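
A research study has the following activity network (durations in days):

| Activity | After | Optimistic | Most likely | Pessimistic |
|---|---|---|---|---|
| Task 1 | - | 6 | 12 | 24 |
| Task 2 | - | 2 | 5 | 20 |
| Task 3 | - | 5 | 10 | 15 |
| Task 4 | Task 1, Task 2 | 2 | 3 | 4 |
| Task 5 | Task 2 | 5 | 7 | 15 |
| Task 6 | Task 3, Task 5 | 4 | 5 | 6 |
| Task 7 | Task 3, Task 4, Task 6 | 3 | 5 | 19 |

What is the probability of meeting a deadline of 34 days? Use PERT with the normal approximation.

0.946

te_Task 1 = (6 + 4·12 + 24)/6 = 78/6 = 13; σ²_Task 1 = ((24−6)/6)² = 9.000
te_Task 2 = (2 + 4·5 + 20)/6 = 42/6 = 7; σ²_Task 2 = ((20−2)/6)² = 9.000
te_Task 3 = (5 + 4·10 + 15)/6 = 60/6 = 10; σ²_Task 3 = ((15−5)/6)² = 2.778
te_Task 4 = (2 + 4·3 + 4)/6 = 18/6 = 3; σ²_Task 4 = ((4−2)/6)² = 0.111
te_Task 5 = (5 + 4·7 + 15)/6 = 48/6 = 8; σ²_Task 5 = ((15−5)/6)² = 2.778
te_Task 6 = (4 + 4·5 + 6)/6 = 30/6 = 5; σ²_Task 6 = ((6−4)/6)² = 0.111
te_Task 7 = (3 + 4·5 + 19)/6 = 42/6 = 7; σ²_Task 7 = ((19−3)/6)² = 7.111

Forward pass:
ES_Task 1 = 0; EF_Task 1 = 13
ES_Task 2 = 0; EF_Task 2 = 7
ES_Task 3 = 0; EF_Task 3 = 10
ES_Task 4 = max(EF_Task 1=13, EF_Task 2=7) = 13; EF_Task 4 = 13+3 = 16
ES_Task 5 = 7; EF_Task 5 = 7+8 = 15
ES_Task 6 = max(EF_Task 3=10, EF_Task 5=15) = 15; EF_Task 6 = 15+5 = 20
ES_Task 7 = max(EF_Task 3=10, EF_Task 4=16, EF_Task 6=20) = 20; EF_Task 7 = 20+7 = 27
Expected project duration μ = 27 days. Critical path: Task 2 → Task 5 → Task 6 → Task 7.

Variance along critical path = 9.000 + 2.778 + 0.111 + 7.111 = 19.000; σ = √19.000 = 4.359 days.
Z = (34 − 27) / 4.359 = 1.606
P(T ≤ 34) = Φ(1.606) ≈ 0.946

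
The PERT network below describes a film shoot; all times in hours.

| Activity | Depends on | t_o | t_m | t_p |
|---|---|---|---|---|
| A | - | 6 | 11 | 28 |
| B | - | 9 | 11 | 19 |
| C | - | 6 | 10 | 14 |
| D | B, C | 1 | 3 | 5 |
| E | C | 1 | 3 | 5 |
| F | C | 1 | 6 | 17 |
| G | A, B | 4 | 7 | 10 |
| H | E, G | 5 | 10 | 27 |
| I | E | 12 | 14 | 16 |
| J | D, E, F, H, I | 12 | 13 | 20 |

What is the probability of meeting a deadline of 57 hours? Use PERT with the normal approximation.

te_A = (6 + 4·11 + 28)/6 = 78/6 = 13; σ²_A = ((28−6)/6)² = 13.444
te_B = (9 + 4·11 + 19)/6 = 72/6 = 12; σ²_B = ((19−9)/6)² = 2.778
te_C = (6 + 4·10 + 14)/6 = 60/6 = 10; σ²_C = ((14−6)/6)² = 1.778
te_D = (1 + 4·3 + 5)/6 = 18/6 = 3; σ²_D = ((5−1)/6)² = 0.444
te_E = (1 + 4·3 + 5)/6 = 18/6 = 3; σ²_E = ((5−1)/6)² = 0.444
te_F = (1 + 4·6 + 17)/6 = 42/6 = 7; σ²_F = ((17−1)/6)² = 7.111
te_G = (4 + 4·7 + 10)/6 = 42/6 = 7; σ²_G = ((10−4)/6)² = 1.000
te_H = (5 + 4·10 + 27)/6 = 72/6 = 12; σ²_H = ((27−5)/6)² = 13.444
te_I = (12 + 4·14 + 16)/6 = 84/6 = 14; σ²_I = ((16−12)/6)² = 0.444
te_J = (12 + 4·13 + 20)/6 = 84/6 = 14; σ²_J = ((20−12)/6)² = 1.778

Forward pass:
ES_A = 0; EF_A = 13
ES_B = 0; EF_B = 12
ES_C = 0; EF_C = 10
ES_D = max(EF_B=12, EF_C=10) = 12; EF_D = 12+3 = 15
ES_E = 10; EF_E = 10+3 = 13
ES_F = 10; EF_F = 10+7 = 17
ES_G = max(EF_A=13, EF_B=12) = 13; EF_G = 13+7 = 20
ES_H = max(EF_E=13, EF_G=20) = 20; EF_H = 20+12 = 32
ES_I = 13; EF_I = 13+14 = 27
ES_J = max(EF_D=15, EF_E=13, EF_F=17, EF_H=32, EF_I=27) = 32; EF_J = 32+14 = 46
Expected project duration μ = 46 hours. Critical path: A → G → H → J.

Variance along critical path = 13.444 + 1.000 + 13.444 + 1.778 = 29.667; σ = √29.667 = 5.447 hours.
Z = (57 − 46) / 5.447 = 2.020
P(T ≤ 57) = Φ(2.020) ≈ 0.978

0.978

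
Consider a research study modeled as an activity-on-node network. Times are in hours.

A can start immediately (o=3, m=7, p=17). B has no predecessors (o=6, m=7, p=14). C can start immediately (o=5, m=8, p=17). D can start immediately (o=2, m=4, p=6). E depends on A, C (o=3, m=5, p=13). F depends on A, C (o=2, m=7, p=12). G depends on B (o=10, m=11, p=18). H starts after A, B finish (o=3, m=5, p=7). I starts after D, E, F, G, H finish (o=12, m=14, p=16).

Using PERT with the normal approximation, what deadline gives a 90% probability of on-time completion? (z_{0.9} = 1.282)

te_A = (3 + 4·7 + 17)/6 = 48/6 = 8; σ²_A = ((17−3)/6)² = 5.444
te_B = (6 + 4·7 + 14)/6 = 48/6 = 8; σ²_B = ((14−6)/6)² = 1.778
te_C = (5 + 4·8 + 17)/6 = 54/6 = 9; σ²_C = ((17−5)/6)² = 4.000
te_D = (2 + 4·4 + 6)/6 = 24/6 = 4; σ²_D = ((6−2)/6)² = 0.444
te_E = (3 + 4·5 + 13)/6 = 36/6 = 6; σ²_E = ((13−3)/6)² = 2.778
te_F = (2 + 4·7 + 12)/6 = 42/6 = 7; σ²_F = ((12−2)/6)² = 2.778
te_G = (10 + 4·11 + 18)/6 = 72/6 = 12; σ²_G = ((18−10)/6)² = 1.778
te_H = (3 + 4·5 + 7)/6 = 30/6 = 5; σ²_H = ((7−3)/6)² = 0.444
te_I = (12 + 4·14 + 16)/6 = 84/6 = 14; σ²_I = ((16−12)/6)² = 0.444

Forward pass:
ES_A = 0; EF_A = 8
ES_B = 0; EF_B = 8
ES_C = 0; EF_C = 9
ES_D = 0; EF_D = 4
ES_E = max(EF_A=8, EF_C=9) = 9; EF_E = 9+6 = 15
ES_F = max(EF_A=8, EF_C=9) = 9; EF_F = 9+7 = 16
ES_G = 8; EF_G = 8+12 = 20
ES_H = max(EF_A=8, EF_B=8) = 8; EF_H = 8+5 = 13
ES_I = max(EF_D=4, EF_E=15, EF_F=16, EF_G=20, EF_H=13) = 20; EF_I = 20+14 = 34
Expected project duration μ = 34 hours. Critical path: B → G → I.

Variance along critical path = 1.778 + 1.778 + 0.444 = 4.000; σ = 2.000 hours.
D = μ + z·σ = 34 + 1.282·2.000 = 36.6 hours

36.6 hours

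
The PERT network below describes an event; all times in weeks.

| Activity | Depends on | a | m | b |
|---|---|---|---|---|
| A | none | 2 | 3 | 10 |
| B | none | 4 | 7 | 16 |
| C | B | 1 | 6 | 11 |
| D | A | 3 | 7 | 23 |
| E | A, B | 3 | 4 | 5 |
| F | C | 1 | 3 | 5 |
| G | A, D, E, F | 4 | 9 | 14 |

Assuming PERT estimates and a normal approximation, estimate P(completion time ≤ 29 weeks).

0.829

te_A = (2 + 4·3 + 10)/6 = 24/6 = 4; σ²_A = ((10−2)/6)² = 1.778
te_B = (4 + 4·7 + 16)/6 = 48/6 = 8; σ²_B = ((16−4)/6)² = 4.000
te_C = (1 + 4·6 + 11)/6 = 36/6 = 6; σ²_C = ((11−1)/6)² = 2.778
te_D = (3 + 4·7 + 23)/6 = 54/6 = 9; σ²_D = ((23−3)/6)² = 11.111
te_E = (3 + 4·4 + 5)/6 = 24/6 = 4; σ²_E = ((5−3)/6)² = 0.111
te_F = (1 + 4·3 + 5)/6 = 18/6 = 3; σ²_F = ((5−1)/6)² = 0.444
te_G = (4 + 4·9 + 14)/6 = 54/6 = 9; σ²_G = ((14−4)/6)² = 2.778

Forward pass:
ES_A = 0; EF_A = 4
ES_B = 0; EF_B = 8
ES_C = 8; EF_C = 8+6 = 14
ES_D = 4; EF_D = 4+9 = 13
ES_E = max(EF_A=4, EF_B=8) = 8; EF_E = 8+4 = 12
ES_F = 14; EF_F = 14+3 = 17
ES_G = max(EF_A=4, EF_D=13, EF_E=12, EF_F=17) = 17; EF_G = 17+9 = 26
Expected project duration μ = 26 weeks. Critical path: B → C → F → G.

Variance along critical path = 4.000 + 2.778 + 0.444 + 2.778 = 10.000; σ = √10.000 = 3.162 weeks.
Z = (29 − 26) / 3.162 = 0.949
P(T ≤ 29) = Φ(0.949) ≈ 0.829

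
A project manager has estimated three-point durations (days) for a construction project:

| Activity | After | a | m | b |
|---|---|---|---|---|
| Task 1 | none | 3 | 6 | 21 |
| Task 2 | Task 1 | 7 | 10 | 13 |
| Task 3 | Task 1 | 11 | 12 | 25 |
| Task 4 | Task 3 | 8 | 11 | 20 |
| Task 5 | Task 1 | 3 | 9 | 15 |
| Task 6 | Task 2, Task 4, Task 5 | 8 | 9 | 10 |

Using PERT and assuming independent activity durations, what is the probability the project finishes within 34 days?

0.018

te_Task 1 = (3 + 4·6 + 21)/6 = 48/6 = 8; σ²_Task 1 = ((21−3)/6)² = 9.000
te_Task 2 = (7 + 4·10 + 13)/6 = 60/6 = 10; σ²_Task 2 = ((13−7)/6)² = 1.000
te_Task 3 = (11 + 4·12 + 25)/6 = 84/6 = 14; σ²_Task 3 = ((25−11)/6)² = 5.444
te_Task 4 = (8 + 4·11 + 20)/6 = 72/6 = 12; σ²_Task 4 = ((20−8)/6)² = 4.000
te_Task 5 = (3 + 4·9 + 15)/6 = 54/6 = 9; σ²_Task 5 = ((15−3)/6)² = 4.000
te_Task 6 = (8 + 4·9 + 10)/6 = 54/6 = 9; σ²_Task 6 = ((10−8)/6)² = 0.111

Forward pass:
ES_Task 1 = 0; EF_Task 1 = 8
ES_Task 2 = 8; EF_Task 2 = 8+10 = 18
ES_Task 3 = 8; EF_Task 3 = 8+14 = 22
ES_Task 4 = 22; EF_Task 4 = 22+12 = 34
ES_Task 5 = 8; EF_Task 5 = 8+9 = 17
ES_Task 6 = max(EF_Task 2=18, EF_Task 4=34, EF_Task 5=17) = 34; EF_Task 6 = 34+9 = 43
Expected project duration μ = 43 days. Critical path: Task 1 → Task 3 → Task 4 → Task 6.

Variance along critical path = 9.000 + 5.444 + 4.000 + 0.111 = 18.556; σ = √18.556 = 4.308 days.
Z = (34 − 43) / 4.308 = -2.089
P(T ≤ 34) = Φ(-2.089) ≈ 0.018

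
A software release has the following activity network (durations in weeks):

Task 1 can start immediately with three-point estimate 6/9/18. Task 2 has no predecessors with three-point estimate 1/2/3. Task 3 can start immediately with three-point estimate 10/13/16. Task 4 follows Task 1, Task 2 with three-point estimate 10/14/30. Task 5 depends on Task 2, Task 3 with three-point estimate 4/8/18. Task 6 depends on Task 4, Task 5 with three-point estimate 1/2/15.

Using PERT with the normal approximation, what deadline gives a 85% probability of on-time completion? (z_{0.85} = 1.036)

te_Task 1 = (6 + 4·9 + 18)/6 = 60/6 = 10; σ²_Task 1 = ((18−6)/6)² = 4.000
te_Task 2 = (1 + 4·2 + 3)/6 = 12/6 = 2; σ²_Task 2 = ((3−1)/6)² = 0.111
te_Task 3 = (10 + 4·13 + 16)/6 = 78/6 = 13; σ²_Task 3 = ((16−10)/6)² = 1.000
te_Task 4 = (10 + 4·14 + 30)/6 = 96/6 = 16; σ²_Task 4 = ((30−10)/6)² = 11.111
te_Task 5 = (4 + 4·8 + 18)/6 = 54/6 = 9; σ²_Task 5 = ((18−4)/6)² = 5.444
te_Task 6 = (1 + 4·2 + 15)/6 = 24/6 = 4; σ²_Task 6 = ((15−1)/6)² = 5.444

Forward pass:
ES_Task 1 = 0; EF_Task 1 = 10
ES_Task 2 = 0; EF_Task 2 = 2
ES_Task 3 = 0; EF_Task 3 = 13
ES_Task 4 = max(EF_Task 1=10, EF_Task 2=2) = 10; EF_Task 4 = 10+16 = 26
ES_Task 5 = max(EF_Task 2=2, EF_Task 3=13) = 13; EF_Task 5 = 13+9 = 22
ES_Task 6 = max(EF_Task 4=26, EF_Task 5=22) = 26; EF_Task 6 = 26+4 = 30
Expected project duration μ = 30 weeks. Critical path: Task 1 → Task 4 → Task 6.

Variance along critical path = 4.000 + 11.111 + 5.444 = 20.556; σ = 4.534 weeks.
D = μ + z·σ = 30 + 1.036·4.534 = 34.7 weeks

34.7 weeks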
========
* **Task**
Please transcribe only the lines in the records above running from the line that has "on | a | m | b |" through the line that has "F | 4 | 9 | 14 |", both included, exactly as they appear.

* **Response for this exercise**
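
| Activity | Depends on | a | m | b |
|---|---|---|---|---|
| A | none | 2 | 3 | 10 |
| B | none | 4 | 7 | 16 |
| C | B | 1 | 6 | 11 |
| D | A | 3 | 7 | 23 |
| E | A, B | 3 | 4 | 5 |
| F | C | 1 | 3 | 5 |
| G | A, D, E, F | 4 | 9 | 14 |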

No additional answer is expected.